Segment Start: Supplied records

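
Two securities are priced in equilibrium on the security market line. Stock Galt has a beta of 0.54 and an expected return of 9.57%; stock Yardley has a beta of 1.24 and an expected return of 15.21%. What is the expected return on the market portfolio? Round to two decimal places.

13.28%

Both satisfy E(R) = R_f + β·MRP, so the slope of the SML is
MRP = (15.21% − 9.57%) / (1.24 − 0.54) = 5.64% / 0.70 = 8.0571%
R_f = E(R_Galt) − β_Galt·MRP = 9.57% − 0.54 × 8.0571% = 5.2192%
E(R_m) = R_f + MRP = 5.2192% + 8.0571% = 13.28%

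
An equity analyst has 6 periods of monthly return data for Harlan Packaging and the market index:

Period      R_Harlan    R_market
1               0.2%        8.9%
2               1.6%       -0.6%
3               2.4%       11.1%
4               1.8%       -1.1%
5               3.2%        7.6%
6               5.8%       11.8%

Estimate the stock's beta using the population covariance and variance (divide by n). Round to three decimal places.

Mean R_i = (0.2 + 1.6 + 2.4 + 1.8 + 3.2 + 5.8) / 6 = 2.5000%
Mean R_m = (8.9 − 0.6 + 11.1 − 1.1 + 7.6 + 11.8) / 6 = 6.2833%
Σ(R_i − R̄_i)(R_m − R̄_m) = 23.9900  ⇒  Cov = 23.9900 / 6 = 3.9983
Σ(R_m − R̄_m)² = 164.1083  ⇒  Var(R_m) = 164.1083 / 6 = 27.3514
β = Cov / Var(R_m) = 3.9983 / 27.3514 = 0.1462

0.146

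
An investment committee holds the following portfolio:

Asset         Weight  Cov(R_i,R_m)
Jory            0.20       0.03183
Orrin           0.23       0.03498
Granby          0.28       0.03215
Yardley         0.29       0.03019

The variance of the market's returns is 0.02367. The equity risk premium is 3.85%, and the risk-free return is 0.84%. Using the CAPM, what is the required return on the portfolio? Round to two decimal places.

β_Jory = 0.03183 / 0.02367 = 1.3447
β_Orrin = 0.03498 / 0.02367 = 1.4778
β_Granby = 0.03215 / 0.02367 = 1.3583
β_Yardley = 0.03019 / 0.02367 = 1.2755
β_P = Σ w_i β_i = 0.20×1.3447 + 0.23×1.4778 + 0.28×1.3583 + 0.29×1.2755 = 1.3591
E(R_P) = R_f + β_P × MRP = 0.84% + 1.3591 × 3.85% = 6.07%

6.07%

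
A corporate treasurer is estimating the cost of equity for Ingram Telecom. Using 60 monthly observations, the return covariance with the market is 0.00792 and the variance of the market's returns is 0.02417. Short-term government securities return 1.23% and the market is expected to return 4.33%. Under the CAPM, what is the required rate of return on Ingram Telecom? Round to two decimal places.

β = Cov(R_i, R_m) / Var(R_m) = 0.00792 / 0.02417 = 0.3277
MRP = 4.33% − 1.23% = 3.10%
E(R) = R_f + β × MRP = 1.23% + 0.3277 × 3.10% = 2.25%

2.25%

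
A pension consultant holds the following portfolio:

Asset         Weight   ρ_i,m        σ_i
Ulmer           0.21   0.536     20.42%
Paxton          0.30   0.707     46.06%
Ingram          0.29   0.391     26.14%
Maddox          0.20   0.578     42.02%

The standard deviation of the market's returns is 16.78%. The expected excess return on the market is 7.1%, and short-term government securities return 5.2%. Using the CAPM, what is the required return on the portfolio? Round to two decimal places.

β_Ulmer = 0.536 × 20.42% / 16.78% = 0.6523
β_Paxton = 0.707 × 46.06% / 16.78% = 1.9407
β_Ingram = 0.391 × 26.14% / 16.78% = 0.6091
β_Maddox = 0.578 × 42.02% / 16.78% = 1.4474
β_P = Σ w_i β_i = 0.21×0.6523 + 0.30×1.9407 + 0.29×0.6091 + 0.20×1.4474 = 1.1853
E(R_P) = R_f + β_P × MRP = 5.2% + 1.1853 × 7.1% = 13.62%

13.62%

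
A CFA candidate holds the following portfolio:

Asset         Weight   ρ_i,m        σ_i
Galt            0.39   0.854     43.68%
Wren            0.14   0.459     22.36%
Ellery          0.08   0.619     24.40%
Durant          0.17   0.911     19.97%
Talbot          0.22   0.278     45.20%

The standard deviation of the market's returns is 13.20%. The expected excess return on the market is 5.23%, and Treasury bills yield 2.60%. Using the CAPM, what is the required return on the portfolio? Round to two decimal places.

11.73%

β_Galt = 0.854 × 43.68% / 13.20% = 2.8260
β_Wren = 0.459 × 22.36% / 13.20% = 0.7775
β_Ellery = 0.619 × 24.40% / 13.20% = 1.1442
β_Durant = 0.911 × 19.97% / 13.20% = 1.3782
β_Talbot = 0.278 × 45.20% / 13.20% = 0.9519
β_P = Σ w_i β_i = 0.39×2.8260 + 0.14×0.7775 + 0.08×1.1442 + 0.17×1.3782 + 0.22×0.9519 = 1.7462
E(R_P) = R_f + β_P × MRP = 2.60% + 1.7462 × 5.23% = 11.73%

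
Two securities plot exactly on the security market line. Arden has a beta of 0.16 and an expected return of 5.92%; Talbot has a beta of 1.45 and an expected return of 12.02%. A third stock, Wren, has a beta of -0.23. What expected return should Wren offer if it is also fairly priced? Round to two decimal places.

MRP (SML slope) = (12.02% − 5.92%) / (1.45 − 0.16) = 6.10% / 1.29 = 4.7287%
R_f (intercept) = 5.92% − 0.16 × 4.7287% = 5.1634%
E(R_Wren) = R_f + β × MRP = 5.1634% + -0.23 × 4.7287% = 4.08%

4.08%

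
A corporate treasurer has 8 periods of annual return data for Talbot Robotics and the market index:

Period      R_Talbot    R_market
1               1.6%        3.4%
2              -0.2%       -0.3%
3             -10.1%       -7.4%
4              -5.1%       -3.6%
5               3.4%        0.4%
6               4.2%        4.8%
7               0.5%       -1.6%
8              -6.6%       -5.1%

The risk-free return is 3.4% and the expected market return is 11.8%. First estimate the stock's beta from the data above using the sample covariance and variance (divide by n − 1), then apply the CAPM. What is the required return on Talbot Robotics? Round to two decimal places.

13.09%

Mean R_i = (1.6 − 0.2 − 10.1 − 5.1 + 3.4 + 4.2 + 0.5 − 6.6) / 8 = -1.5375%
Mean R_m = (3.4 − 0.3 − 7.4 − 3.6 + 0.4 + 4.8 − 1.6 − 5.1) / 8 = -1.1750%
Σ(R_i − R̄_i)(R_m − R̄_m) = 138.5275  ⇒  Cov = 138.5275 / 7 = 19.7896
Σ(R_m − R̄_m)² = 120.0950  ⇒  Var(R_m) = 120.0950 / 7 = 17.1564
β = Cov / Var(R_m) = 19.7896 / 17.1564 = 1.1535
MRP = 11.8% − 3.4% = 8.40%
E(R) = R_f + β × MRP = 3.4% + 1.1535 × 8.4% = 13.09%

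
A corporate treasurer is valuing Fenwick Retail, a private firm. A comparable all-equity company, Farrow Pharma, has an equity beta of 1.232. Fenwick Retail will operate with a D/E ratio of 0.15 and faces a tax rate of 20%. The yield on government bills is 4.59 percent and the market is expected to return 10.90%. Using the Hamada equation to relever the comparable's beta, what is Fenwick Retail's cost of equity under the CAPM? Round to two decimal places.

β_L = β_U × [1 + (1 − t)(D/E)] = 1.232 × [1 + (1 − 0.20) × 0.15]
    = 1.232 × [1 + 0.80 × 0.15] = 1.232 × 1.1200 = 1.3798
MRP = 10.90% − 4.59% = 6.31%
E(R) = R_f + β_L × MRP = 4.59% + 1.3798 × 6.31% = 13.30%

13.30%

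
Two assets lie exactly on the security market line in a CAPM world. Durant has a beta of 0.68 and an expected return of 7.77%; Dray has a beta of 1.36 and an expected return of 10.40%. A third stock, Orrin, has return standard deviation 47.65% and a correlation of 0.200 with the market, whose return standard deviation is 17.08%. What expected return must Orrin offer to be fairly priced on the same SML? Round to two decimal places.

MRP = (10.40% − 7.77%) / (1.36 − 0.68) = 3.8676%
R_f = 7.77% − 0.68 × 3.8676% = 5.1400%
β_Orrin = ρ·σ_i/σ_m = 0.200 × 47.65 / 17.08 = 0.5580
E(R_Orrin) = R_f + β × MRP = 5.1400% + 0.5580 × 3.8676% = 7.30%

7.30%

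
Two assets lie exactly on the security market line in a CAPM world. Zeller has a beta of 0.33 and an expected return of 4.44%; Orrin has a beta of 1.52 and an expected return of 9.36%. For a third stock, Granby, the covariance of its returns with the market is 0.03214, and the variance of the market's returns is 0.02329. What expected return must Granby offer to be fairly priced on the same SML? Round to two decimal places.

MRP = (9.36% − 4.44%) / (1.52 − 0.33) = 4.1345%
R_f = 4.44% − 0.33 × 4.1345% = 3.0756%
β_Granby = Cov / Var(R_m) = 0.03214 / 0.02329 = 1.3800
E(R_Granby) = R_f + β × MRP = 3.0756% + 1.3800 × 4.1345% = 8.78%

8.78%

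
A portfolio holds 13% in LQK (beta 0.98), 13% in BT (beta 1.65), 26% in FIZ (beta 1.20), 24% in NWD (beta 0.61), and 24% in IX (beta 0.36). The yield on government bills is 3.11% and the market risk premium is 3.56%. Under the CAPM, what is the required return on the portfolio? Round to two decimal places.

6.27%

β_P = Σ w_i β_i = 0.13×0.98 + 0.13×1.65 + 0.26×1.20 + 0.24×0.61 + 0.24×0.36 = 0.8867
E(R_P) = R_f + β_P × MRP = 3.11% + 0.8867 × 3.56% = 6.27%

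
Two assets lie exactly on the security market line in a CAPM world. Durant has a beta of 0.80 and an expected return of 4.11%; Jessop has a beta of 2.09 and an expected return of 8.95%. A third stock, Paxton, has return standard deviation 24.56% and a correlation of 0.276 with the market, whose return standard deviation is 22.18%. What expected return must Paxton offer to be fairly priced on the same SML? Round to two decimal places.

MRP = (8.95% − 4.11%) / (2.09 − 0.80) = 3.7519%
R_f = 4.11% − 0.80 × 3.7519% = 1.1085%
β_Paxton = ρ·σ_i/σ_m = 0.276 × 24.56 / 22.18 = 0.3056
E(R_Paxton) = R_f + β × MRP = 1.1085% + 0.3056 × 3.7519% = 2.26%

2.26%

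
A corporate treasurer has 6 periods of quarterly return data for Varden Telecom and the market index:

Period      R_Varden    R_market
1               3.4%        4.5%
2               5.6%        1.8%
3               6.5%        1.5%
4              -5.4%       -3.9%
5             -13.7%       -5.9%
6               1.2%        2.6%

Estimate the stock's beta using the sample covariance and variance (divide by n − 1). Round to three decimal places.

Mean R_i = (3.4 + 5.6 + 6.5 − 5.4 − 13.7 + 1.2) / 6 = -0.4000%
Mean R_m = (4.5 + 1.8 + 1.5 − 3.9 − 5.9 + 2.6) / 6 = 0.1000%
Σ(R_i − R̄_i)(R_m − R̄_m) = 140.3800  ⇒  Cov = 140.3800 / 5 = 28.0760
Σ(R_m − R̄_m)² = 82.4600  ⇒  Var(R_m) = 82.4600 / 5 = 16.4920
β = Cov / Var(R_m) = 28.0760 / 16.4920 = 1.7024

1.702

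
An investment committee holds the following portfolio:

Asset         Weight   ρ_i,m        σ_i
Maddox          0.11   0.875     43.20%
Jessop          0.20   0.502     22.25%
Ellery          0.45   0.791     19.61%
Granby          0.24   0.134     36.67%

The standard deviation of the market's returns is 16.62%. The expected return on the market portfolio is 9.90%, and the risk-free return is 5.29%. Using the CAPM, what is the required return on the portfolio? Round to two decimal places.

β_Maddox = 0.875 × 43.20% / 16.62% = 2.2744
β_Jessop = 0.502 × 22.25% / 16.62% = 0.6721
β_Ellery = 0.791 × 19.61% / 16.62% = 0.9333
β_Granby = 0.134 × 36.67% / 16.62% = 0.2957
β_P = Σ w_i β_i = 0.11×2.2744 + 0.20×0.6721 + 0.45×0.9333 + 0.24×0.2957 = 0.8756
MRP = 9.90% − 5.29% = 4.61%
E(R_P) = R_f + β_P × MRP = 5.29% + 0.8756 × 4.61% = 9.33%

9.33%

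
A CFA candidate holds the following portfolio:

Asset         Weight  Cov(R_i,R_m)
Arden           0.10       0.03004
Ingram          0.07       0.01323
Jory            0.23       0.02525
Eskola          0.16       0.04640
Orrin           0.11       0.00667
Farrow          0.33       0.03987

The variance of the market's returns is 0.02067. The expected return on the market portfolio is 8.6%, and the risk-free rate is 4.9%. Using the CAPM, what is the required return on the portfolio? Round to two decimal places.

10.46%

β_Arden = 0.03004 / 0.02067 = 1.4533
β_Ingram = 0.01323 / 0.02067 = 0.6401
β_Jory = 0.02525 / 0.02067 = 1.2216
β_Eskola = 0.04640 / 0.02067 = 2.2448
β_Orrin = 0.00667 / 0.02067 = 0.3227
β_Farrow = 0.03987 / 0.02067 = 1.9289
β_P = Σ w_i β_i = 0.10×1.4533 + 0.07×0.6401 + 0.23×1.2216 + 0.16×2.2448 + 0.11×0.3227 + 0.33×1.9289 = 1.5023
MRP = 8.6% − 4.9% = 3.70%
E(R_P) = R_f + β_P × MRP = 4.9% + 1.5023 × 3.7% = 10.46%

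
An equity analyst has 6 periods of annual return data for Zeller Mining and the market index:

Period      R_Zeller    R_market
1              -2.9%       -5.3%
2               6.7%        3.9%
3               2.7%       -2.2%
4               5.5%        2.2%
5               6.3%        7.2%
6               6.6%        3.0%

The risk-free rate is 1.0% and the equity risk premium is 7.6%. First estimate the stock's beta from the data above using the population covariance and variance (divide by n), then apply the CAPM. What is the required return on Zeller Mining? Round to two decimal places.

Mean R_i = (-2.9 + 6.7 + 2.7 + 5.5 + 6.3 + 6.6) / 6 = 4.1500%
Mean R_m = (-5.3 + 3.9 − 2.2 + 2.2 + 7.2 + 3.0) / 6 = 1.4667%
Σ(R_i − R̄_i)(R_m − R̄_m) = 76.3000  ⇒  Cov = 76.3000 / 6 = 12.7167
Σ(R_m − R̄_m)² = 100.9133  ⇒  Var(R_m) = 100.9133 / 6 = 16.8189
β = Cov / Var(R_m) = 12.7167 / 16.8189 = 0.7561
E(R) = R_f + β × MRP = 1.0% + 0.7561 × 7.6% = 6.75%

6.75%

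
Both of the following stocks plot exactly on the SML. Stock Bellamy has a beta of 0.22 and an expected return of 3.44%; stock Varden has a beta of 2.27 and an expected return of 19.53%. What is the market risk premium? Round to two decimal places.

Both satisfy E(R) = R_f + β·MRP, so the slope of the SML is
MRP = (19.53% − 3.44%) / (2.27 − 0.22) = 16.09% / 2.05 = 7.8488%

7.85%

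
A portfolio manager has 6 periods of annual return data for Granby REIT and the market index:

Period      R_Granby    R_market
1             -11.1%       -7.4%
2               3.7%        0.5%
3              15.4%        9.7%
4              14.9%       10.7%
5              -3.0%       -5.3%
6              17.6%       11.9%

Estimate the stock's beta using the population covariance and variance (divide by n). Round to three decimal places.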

Segment End: Supplied records

### What you are asked to do
For each line above that contains the word "analyst", give the line as it is written.

### Expected answer
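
An equity analyst has 6 periods of monthly return data for Harlan Packaging and the market index:
An equity analyst has 6 periods of annual return data for Zeller Mining and the market index: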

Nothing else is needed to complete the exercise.